Listed entries:

+---+

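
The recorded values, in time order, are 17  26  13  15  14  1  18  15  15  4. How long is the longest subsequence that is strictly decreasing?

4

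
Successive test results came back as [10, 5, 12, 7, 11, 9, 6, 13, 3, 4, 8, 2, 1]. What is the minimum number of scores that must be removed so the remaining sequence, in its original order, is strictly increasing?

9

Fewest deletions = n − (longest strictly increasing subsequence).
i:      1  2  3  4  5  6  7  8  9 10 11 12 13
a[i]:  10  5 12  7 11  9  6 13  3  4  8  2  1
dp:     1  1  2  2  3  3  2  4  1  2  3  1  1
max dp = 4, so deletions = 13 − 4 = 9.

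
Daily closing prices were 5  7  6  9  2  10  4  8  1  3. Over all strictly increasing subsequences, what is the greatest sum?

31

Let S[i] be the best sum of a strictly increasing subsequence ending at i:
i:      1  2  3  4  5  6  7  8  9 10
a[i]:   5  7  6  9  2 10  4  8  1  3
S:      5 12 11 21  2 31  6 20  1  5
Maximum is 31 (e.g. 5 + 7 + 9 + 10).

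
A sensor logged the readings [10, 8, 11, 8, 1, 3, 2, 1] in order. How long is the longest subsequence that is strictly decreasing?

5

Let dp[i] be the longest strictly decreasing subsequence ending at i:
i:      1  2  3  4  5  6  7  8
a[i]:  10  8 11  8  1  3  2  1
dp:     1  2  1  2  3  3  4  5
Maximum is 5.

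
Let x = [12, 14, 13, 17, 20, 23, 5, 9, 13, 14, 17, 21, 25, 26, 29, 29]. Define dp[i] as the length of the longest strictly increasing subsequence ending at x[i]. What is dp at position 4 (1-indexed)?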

+---+

Extract the lines above from the one containing "Daily closing prices" to the last line, both included, exactly as written.

Completed task:
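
Daily closing prices were 5  7  6  9  2  10  4  8  1  3. Over all strictly increasing subsequences, what is the greatest sum?

31

Let S[i] be the best sum of a strictly increasing subsequence ending at i:
i:      1  2  3  4  5  6  7  8  9 10
a[i]:   5  7  6  9  2 10  4  8  1  3
S:      5 12 11 21  2 31  6 20  1  5
Maximum is 31 (e.g. 5 + 7 + 9 + 10).

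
A sensor logged the readings [10, 8, 11, 8, 1, 3, 2, 1] in order. How long is the longest subsequence that is strictly decreasing?

5

Let dp[i] be the longest strictly decreasing subsequence ending at i:
i:      1  2  3  4  5  6  7  8
a[i]:  10  8 11  8  1  3  2  1
dp:     1  2  1  2  3  3  4  5
Maximum is 5.

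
Let x = [12, 14, 13, 17, 20, 23, 5, 9, 13, 14, 17, 21, 25, 26, 29, 29]. Define dp[i] as the length of the longest strictly increasing subsequence ending at x[i]. What is dp at position 4 (1-indexed)?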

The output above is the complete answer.